ASSIGNED TASK: From the listing below, copy only the lines from the line that contains "(8 - perform" to the line that contains "H0 reader(env=4) — ask→4. Wraps: inner.", counting those two lines as part of the copy.

SUPPLIED DATA:

*** Begin section ***

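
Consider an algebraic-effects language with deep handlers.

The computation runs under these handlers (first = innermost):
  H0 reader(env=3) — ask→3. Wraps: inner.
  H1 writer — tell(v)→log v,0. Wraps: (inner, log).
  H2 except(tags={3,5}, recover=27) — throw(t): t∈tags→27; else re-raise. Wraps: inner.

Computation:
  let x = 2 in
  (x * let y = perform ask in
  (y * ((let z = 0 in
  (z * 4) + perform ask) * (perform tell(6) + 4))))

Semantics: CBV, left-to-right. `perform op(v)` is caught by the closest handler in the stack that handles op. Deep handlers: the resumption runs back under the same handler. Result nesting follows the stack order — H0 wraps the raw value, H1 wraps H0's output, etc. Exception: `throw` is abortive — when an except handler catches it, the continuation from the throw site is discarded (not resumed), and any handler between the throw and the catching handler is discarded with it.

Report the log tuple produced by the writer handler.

Answer: (6)

Evaluation trace:
ask @ H0 ⇒ 3
ask @ H0 ⇒ 3
tell(6) @ H1 ⇒ log+=6
H0 returns 72
H1 returns (72, (6))
H2 returns (72, (6))
= (72, (6))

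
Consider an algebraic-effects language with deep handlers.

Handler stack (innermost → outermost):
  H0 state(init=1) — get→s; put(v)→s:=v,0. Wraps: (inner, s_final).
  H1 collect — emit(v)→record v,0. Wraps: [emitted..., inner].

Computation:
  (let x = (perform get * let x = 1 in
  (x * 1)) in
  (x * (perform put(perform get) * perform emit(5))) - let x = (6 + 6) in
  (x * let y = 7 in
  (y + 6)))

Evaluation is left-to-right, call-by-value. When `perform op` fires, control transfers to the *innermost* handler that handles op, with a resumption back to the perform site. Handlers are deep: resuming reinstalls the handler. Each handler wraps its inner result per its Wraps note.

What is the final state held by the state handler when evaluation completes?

Working:
get @ H0 ⇒ 1
get @ H0 ⇒ 1
put(1) @ H0 ⇒ s:=1
emit(5) @ H1 ⇒ out+=5
H0 returns (-156, 1)
H1 returns [5, (-156, 1)]
= [5, (-156, 1)]

Answer: 1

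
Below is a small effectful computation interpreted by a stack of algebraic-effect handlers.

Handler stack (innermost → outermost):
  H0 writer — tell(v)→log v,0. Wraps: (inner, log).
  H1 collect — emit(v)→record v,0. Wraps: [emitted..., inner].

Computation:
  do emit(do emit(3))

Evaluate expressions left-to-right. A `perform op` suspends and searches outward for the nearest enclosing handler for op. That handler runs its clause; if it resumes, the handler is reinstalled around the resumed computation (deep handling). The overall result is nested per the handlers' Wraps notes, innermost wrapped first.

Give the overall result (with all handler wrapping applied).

Step-by-step:
emit(3) @ H1 ⇒ out+=3
emit(0) @ H1 ⇒ out+=0
H0 returns (0, ())
H1 returns [3, 0, (0, ())]
= [3, 0, (0, ())]

Answer: [3, 0, (0, ())]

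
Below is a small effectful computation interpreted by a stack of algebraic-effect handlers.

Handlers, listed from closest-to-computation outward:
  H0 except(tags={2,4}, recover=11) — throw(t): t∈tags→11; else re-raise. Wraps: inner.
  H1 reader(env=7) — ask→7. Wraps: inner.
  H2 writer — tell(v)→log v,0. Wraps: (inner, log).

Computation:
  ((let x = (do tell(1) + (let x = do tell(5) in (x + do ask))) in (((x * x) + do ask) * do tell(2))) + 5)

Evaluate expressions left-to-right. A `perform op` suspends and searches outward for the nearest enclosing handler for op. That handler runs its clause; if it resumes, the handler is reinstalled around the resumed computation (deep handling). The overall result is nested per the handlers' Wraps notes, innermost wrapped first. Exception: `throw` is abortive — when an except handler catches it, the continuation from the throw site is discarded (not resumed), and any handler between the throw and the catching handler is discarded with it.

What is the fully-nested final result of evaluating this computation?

Answer: (5, (1, 5, 2))

Evaluation trace:
tell(1) @ H2 ⇒ log+=1
tell(5) @ H2 ⇒ log+=5
ask @ H1 ⇒ 7
ask @ H1 ⇒ 7
tell(2) @ H2 ⇒ log+=2
H0 returns 5
H1 returns 5
H2 returns (5, (1, 5, 2))
= (5, (1, 5, 2))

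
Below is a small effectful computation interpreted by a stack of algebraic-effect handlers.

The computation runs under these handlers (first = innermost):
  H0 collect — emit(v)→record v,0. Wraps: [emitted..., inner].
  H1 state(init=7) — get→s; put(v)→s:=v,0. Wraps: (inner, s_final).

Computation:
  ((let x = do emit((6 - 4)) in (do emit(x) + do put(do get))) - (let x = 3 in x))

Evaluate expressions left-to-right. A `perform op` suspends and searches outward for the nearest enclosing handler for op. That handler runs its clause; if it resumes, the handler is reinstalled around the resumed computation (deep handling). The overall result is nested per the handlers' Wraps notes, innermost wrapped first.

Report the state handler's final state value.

Step-by-step:
emit(2) @ H0 ⇒ out+=2
emit(0) @ H0 ⇒ out+=0
get @ H1 ⇒ 7
put(7) @ H1 ⇒ s:=7
H0 returns [2, 0, -3]
H1 returns ([2, 0, -3], 7)
= ([2, 0, -3], 7)

Answer: 7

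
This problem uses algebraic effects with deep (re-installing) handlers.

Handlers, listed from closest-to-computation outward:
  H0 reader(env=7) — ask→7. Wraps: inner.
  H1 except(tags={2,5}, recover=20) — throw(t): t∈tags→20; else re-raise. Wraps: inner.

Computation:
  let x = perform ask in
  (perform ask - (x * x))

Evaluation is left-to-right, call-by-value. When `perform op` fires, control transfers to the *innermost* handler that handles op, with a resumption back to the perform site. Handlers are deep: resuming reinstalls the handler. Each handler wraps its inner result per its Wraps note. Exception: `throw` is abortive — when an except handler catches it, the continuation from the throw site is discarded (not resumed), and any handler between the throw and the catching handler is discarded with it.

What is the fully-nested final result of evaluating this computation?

Answer: -42

Evaluation trace:
ask @ H0 ⇒ 7
ask @ H0 ⇒ 7
H0 returns -42
H1 returns -42
= -42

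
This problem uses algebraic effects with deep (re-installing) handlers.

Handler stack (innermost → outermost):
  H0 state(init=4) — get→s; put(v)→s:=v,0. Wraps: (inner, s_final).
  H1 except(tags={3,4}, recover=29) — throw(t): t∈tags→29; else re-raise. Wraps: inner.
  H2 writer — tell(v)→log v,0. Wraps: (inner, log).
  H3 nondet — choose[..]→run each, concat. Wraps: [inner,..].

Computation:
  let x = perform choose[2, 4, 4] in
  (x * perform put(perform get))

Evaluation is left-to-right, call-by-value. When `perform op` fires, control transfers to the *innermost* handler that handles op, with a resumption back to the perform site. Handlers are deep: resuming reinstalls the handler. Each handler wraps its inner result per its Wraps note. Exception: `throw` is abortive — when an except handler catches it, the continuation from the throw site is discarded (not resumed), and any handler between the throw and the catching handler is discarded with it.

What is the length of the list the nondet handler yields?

Step-by-step:
choose[2, 4, 4] @ H3
  branch[0] choose=2:
    get @ H0 ⇒ 4
    put(4) @ H0 ⇒ s:=4
    H0 returns (0, 4)
    H1 returns (0, 4)
    H2 returns ((0, 4), ())
    H3 returns [((0, 4), ())]
  branch[1] choose=4:
    get @ H0 ⇒ 4
    put(4) @ H0 ⇒ s:=4
    H0 returns (0, 4)
    H1 returns (0, 4)
    H2 returns ((0, 4), ())
    H3 returns [((0, 4), ())]
  branch[2] choose=4:
    get @ H0 ⇒ 4
    put(4) @ H0 ⇒ s:=4
    H0 returns (0, 4)
    H1 returns (0, 4)
    H2 returns ((0, 4), ())
    H3 returns [((0, 4), ())]
= [((0, 4), ()), ((0, 4), ()), ((0, 4), ())]

Answer: 3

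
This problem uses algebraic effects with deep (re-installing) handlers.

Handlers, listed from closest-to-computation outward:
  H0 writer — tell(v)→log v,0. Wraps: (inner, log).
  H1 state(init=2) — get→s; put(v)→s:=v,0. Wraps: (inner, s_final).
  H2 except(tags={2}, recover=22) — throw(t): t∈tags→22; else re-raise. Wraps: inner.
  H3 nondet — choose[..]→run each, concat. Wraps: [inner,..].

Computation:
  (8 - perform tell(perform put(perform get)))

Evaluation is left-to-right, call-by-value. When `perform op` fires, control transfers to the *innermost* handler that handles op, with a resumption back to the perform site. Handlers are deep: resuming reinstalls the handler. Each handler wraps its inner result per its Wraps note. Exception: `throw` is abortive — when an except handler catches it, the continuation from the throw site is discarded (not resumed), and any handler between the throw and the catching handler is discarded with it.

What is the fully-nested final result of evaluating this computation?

Answer: [((8, (0)), 2)]

Working:
get @ H1 ⇒ 2
put(2) @ H1 ⇒ s:=2
tell(0) @ H0 ⇒ log+=0
H0 returns (8, (0))
H1 returns ((8, (0)), 2)
H2 returns ((8, (0)), 2)
H3 returns [((8, (0)), 2)]
= [((8, (0)), 2)]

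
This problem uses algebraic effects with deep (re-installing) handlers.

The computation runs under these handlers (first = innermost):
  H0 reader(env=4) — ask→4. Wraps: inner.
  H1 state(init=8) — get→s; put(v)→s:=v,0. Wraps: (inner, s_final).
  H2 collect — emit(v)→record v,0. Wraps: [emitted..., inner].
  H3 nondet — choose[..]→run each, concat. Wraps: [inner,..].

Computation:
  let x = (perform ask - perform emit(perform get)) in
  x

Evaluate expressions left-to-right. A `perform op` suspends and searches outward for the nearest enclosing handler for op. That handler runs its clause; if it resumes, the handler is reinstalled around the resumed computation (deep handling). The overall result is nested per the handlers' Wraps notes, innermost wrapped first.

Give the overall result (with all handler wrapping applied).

Answer: [[8, (4, 8)]]

Evaluation trace:
ask @ H0 ⇒ 4
get @ H1 ⇒ 8
emit(8) @ H2 ⇒ out+=8
H0 returns 4
H1 returns (4, 8)
H2 returns [8, (4, 8)]
H3 returns [[8, (4, 8)]]
= [[8, (4, 8)]]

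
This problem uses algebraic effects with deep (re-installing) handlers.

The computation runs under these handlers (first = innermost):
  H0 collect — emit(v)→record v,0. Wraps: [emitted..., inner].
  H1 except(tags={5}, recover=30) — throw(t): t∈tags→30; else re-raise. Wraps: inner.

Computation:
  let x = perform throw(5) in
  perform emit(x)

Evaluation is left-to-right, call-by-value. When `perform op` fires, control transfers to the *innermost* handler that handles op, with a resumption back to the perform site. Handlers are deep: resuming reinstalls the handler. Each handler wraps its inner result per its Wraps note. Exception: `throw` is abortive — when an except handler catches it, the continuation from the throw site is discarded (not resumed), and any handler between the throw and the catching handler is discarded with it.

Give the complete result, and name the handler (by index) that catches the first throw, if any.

Working:
throw(5) @ H1 caught ⇒ 30
= 30

Answer: 30 ; first throw caught by: H1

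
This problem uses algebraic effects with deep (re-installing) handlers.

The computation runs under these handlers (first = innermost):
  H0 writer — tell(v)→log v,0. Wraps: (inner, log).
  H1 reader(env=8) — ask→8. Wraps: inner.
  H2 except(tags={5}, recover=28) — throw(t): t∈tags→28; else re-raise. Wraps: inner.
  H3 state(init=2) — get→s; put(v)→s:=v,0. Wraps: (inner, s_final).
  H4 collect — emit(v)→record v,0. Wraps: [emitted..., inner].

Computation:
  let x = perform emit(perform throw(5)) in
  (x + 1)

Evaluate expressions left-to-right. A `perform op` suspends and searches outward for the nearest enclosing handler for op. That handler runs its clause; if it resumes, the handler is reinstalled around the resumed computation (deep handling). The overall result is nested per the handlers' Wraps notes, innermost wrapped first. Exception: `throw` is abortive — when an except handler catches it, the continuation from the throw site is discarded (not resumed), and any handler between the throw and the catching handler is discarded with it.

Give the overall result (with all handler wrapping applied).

Answer: [(28, 2)]

Working:
throw(5) @ H2 caught ⇒ 28
H3 returns (28, 2)
H4 returns [(28, 2)]
= [(28, 2)]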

*** End section ***

WRITTEN SOLUTION:
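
  (8 - perform tell(perform put(perform get)))

Evaluation is left-to-right, call-by-value. When `perform op` fires, control transfers to the *innermost* handler that handles op, with a resumption back to the perform site. Handlers are deep: resuming reinstalls the handler. Each handler wraps its inner result per its Wraps note. Exception: `throw` is abortive — when an except handler catches it, the continuation from the throw site is discarded (not resumed), and any handler between the throw and the catching handler is discarded with it.

What is the fully-nested final result of evaluating this computation?

Answer: [((8, (0)), 2)]

Working:
get @ H1 ⇒ 2
put(2) @ H1 ⇒ s:=2
tell(0) @ H0 ⇒ log+=0
H0 returns (8, (0))
H1 returns ((8, (0)), 2)
H2 returns ((8, (0)), 2)
H3 returns [((8, (0)), 2)]
= [((8, (0)), 2)]

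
This problem uses algebraic effects with deep (re-installing) handlers.

The computation runs under these handlers (first = innermost):
  H0 reader(env=4) — ask→4. Wraps: inner.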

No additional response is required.